── Provided entries ──

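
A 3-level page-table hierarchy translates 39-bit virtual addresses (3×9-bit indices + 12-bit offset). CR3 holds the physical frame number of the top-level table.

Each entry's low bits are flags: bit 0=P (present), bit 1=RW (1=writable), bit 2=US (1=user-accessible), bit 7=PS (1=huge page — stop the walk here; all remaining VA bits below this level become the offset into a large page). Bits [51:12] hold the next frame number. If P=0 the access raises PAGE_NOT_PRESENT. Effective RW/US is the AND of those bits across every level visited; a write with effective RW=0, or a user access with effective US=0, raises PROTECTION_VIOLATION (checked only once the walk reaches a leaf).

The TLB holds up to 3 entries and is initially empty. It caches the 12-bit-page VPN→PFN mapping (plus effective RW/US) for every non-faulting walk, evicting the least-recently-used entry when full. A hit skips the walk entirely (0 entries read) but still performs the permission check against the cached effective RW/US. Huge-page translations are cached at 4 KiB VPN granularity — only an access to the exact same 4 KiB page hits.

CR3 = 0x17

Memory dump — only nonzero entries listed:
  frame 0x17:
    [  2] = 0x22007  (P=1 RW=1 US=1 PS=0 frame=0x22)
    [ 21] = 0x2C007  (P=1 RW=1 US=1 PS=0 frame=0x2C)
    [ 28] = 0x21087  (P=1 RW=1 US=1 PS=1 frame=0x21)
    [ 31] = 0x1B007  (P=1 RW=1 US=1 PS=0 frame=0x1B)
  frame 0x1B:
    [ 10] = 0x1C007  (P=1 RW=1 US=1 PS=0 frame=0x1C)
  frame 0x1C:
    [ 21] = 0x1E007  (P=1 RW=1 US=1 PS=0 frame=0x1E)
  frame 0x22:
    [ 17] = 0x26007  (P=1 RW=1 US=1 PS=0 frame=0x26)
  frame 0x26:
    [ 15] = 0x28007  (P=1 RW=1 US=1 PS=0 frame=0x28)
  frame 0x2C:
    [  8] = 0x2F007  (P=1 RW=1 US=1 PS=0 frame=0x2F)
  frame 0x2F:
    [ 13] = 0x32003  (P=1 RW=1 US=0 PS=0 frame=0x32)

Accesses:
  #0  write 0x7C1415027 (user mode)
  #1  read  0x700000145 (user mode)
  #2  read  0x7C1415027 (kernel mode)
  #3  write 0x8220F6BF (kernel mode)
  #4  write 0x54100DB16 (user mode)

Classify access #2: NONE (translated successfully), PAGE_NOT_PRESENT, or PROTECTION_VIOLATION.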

───

**Work instructions:** Give the number of lines above containing the word "every", with no other text.

**Written reply:** 2